=== Record set ===
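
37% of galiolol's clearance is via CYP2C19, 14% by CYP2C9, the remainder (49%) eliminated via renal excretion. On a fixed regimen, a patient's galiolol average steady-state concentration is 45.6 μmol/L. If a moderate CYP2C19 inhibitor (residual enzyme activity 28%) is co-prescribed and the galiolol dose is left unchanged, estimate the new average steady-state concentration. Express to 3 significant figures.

62.2 μmol/L

The CYP2C19 pathway (37% of clearance) is reduced to 0.28× activity: 0.37 × 0.28 = 0.1036.
CYP2C9 (14%) and the residual 49% are unaffected.
Relative clearance = 0.1036 + 0.14 + 0.49 = 0.7336.
New average steady-state concentration = baseline ÷ relative clearance = 45.6 / 0.7336 = 62.2 μmol/L.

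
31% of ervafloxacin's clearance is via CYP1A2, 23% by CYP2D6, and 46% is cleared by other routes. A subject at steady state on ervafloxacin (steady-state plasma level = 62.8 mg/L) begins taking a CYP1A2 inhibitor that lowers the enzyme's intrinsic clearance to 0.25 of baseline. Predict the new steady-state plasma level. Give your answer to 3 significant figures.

CYP1A2: 0.31 × 0.25 = 0.0775
CYP2D6: 0.23 (unchanged)
Other: 0.46 (unchanged)
CL_new/CL_old = 0.0775 + 0.23 + 0.46 = 0.7675.
Steady-state plasma level ∝ 1/CL, so new value = 62.8 / 0.7675 = 81.8 mg/L.

81.8 mg/L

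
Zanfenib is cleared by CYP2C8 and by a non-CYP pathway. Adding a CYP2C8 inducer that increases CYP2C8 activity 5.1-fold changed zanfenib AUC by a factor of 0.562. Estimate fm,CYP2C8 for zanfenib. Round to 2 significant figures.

0.19

Let fm be the CYP2C8 fraction. New clearance relative to baseline = fm × 5.1 + (1 − fm).
AUC ratio = 1 / (new CL fraction), so new CL fraction = 1 / 0.562 = 1.779.
fm × 5.1 + 1 − fm = 1.779  ⇒  fm × (5.1 − 1) = 0.7794  ⇒  fm = 0.19.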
===
## What to do
Would you reproduce every record above exactly as it appears?

## Worked solution
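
37% of galiolol's clearance is via CYP2C19, 14% by CYP2C9, the remainder (49%) eliminated via renal excretion. On a fixed regimen, a patient's galiolol average steady-state concentration is 45.6 μmol/L. If a moderate CYP2C19 inhibitor (residual enzyme activity 28%) is co-prescribed and the galiolol dose is left unchanged, estimate the new average steady-state concentration. Express to 3 significant figures.

62.2 μmol/L

The CYP2C19 pathway (37% of clearance) is reduced to 0.28× activity: 0.37 × 0.28 = 0.1036.
CYP2C9 (14%) and the residual 49% are unaffected.
Relative clearance = 0.1036 + 0.14 + 0.49 = 0.7336.
New average steady-state concentration = baseline ÷ relative clearance = 45.6 / 0.7336 = 62.2 μmol/L.

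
31% of ervafloxacin's clearance is via CYP1A2, 23% by CYP2D6, and 46% is cleared by other routes. A subject at steady state on ervafloxacin (steady-state plasma level = 62.8 mg/L) begins taking a CYP1A2 inhibitor that lowers the enzyme's intrinsic clearance to 0.25 of baseline. Predict the new steady-state plasma level. Give your answer to 3 significant figures.

CYP1A2: 0.31 × 0.25 = 0.0775
CYP2D6: 0.23 (unchanged)
Other: 0.46 (unchanged)
CL_new/CL_old = 0.0775 + 0.23 + 0.46 = 0.7675.
Steady-state plasma level ∝ 1/CL, so new value = 62.8 / 0.7675 = 81.8 mg/L.

81.8 mg/L

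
Zanfenib is cleared by CYP2C8 and by a non-CYP pathway. Adding a CYP2C8 inducer that increases CYP2C8 activity 5.1-fold changed zanfenib AUC by a factor of 0.562. Estimate fm,CYP2C8 for zanfenib. Round to 2 significant figures.

0.19

Let fm be the CYP2C8 fraction. New clearance relative to baseline = fm × 5.1 + (1 − fm).
AUC ratio = 1 / (new CL fraction), so new CL fraction = 1 / 0.562 = 1.779.
fm × 5.1 + 1 − fm = 1.779  ⇒  fm × (5.1 − 1) = 0.7794  ⇒  fm = 0.19.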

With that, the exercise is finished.